Provided records:

---+---

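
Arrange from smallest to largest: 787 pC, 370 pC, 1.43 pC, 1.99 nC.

787 pC = 0.000000000787 C
370 pC = 0.00000000037 C
1.43 pC = 0.00000000000143 C
1.99 nC = 0.00000000199 C

1.43 pC < 370 pC < 787 pC < 1.99 nC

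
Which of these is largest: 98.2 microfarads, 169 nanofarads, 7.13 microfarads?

98.2 microfarads = 0.0000982 farads
169 nanofarads = 0.000000169 farads
7.13 microfarads = 0.00000713 farads

98.2 microfarads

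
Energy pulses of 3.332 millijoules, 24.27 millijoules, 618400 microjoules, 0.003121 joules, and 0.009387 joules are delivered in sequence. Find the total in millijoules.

In millijoules:
  3.332 millijoules → 3.332
  24.27 millijoules → 24.27
  618400 microjoules = 618400 × 10^-3 millijoules = 618.4
  0.003121 joules = 0.003121 × 10^3 millijoules = 3.121
  0.009387 joules = 0.009387 × 10^3 millijoules = 9.387
Sum: 3.332 + 24.27 + 618.4 + 3.121 + 9.387 = 658.51

658.51 millijoules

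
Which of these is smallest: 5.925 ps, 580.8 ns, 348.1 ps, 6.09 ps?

5.925 ps = 0.000000000005925 s
580.8 ns = 0.0000005808 s
348.1 ps = 0.0000000003481 s
6.09 ps = 0.00000000000609 s

5.925 ps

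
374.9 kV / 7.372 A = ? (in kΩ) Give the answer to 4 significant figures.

(374.9 × 10^3) / (7.372) = 50.8546 × 10^3 Ω

50.85 kΩ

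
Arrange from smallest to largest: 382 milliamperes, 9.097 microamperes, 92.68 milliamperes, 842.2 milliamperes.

9.097 microamperes < 92.68 milliamperes < 382 milliamperes < 842.2 milliamperes

382 milliamperes = 0.382 amperes
9.097 microamperes = 0.000009097 amperes
92.68 milliamperes = 0.09268 amperes
842.2 milliamperes = 0.8422 amperes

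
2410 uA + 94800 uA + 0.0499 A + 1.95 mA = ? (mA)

149.06 mA

In mA:
  2410 uA = 2410 × 10^-3 mA = 2.41
  94800 uA = 94800 × 10^-3 mA = 94.8
  0.0499 A = 0.0499 × 10^3 mA = 49.9
  1.95 mA → 1.95
Sum: 2.41 + 94.8 + 49.9 + 1.95 = 149.06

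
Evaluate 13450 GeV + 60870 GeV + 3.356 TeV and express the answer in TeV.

In TeV:
  13450 GeV = 13450 × 10⁻³ TeV = 13.45
  60870 GeV = 60870 × 10⁻³ TeV = 60.87
  3.356 TeV → 3.356
Sum: 13.45 + 60.87 + 3.356 = 77.676

77.676 TeV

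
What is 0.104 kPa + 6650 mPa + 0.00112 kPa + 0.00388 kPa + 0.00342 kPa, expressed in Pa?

In Pa:
  0.104 kPa = 0.104 × 10^3 Pa = 104
  6650 mPa = 6650 × 10^-3 Pa = 6.65
  0.00112 kPa = 0.00112 × 10^3 Pa = 1.12
  0.00388 kPa = 0.00388 × 10^3 Pa = 3.88
  0.00342 kPa = 0.00342 × 10^3 Pa = 3.42
Sum: 104 + 6.65 + 1.12 + 3.88 + 3.42 = 119.07

119.07 Pa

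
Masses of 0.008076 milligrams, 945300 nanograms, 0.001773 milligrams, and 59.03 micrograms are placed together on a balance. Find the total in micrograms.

In micrograms:
  0.008076 milligrams = 0.008076e3 micrograms = 8.076
  945300 nanograms = 945300e-3 micrograms = 945.3
  0.001773 milligrams = 0.001773e3 micrograms = 1.773
  59.03 micrograms → 59.03
Sum: 8.076 + 945.3 + 1.773 + 59.03 = 1014.179

1014.179 micrograms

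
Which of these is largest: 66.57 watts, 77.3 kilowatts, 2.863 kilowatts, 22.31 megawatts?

22.31 megawatts

66.57 watts = 66.57 watts
77.3 kilowatts = 77300 watts
2.863 kilowatts = 2863 watts
22.31 megawatts = 22310000 watts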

---+---

Work request: Your answer must be the line containing "374.9 kV / 7.372" through the last line above, copied exactly, with nothing added.

Worked solution:
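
374.9 kV / 7.372 A = ? (in kΩ) Give the answer to 4 significant figures.

(374.9 × 10^3) / (7.372) = 50.8546 × 10^3 Ω

50.85 kΩ

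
Arrange from smallest to largest: 382 milliamperes, 9.097 microamperes, 92.68 milliamperes, 842.2 milliamperes.

9.097 microamperes < 92.68 milliamperes < 382 milliamperes < 842.2 milliamperes

382 milliamperes = 0.382 amperes
9.097 microamperes = 0.000009097 amperes
92.68 milliamperes = 0.09268 amperes
842.2 milliamperes = 0.8422 amperes

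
2410 uA + 94800 uA + 0.0499 A + 1.95 mA = ? (mA)

149.06 mA

In mA:
  2410 uA = 2410 × 10^-3 mA = 2.41
  94800 uA = 94800 × 10^-3 mA = 94.8
  0.0499 A = 0.0499 × 10^3 mA = 49.9
  1.95 mA → 1.95
Sum: 2.41 + 94.8 + 49.9 + 1.95 = 149.06

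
Evaluate 13450 GeV + 60870 GeV + 3.356 TeV and express the answer in TeV.

In TeV:
  13450 GeV = 13450 × 10⁻³ TeV = 13.45
  60870 GeV = 60870 × 10⁻³ TeV = 60.87
  3.356 TeV → 3.356
Sum: 13.45 + 60.87 + 3.356 = 77.676

77.676 TeV

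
What is 0.104 kPa + 6650 mPa + 0.00112 kPa + 0.00388 kPa + 0.00342 kPa, expressed in Pa?

In Pa:
  0.104 kPa = 0.104 × 10^3 Pa = 104
  6650 mPa = 6650 × 10^-3 Pa = 6.65
  0.00112 kPa = 0.00112 × 10^3 Pa = 1.12
  0.00388 kPa = 0.00388 × 10^3 Pa = 3.88
  0.00342 kPa = 0.00342 × 10^3 Pa = 3.42
Sum: 104 + 6.65 + 1.12 + 3.88 + 3.42 = 119.07

119.07 Pa

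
Masses of 0.008076 milligrams, 945300 nanograms, 0.001773 milligrams, and 59.03 micrograms are placed together on a balance. Find the total in micrograms.

In micrograms:
  0.008076 milligrams = 0.008076e3 micrograms = 8.076
  945300 nanograms = 945300e-3 micrograms = 945.3
  0.001773 milligrams = 0.001773e3 micrograms = 1.773
  59.03 micrograms → 59.03
Sum: 8.076 + 945.3 + 1.773 + 59.03 = 1014.179

1014.179 micrograms

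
Which of these is largest: 66.57 watts, 77.3 kilowatts, 2.863 kilowatts, 22.31 megawatts?

22.31 megawatts

66.57 watts = 66.57 watts
77.3 kilowatts = 77300 watts
2.863 kilowatts = 2863 watts
22.31 megawatts = 22310000 watts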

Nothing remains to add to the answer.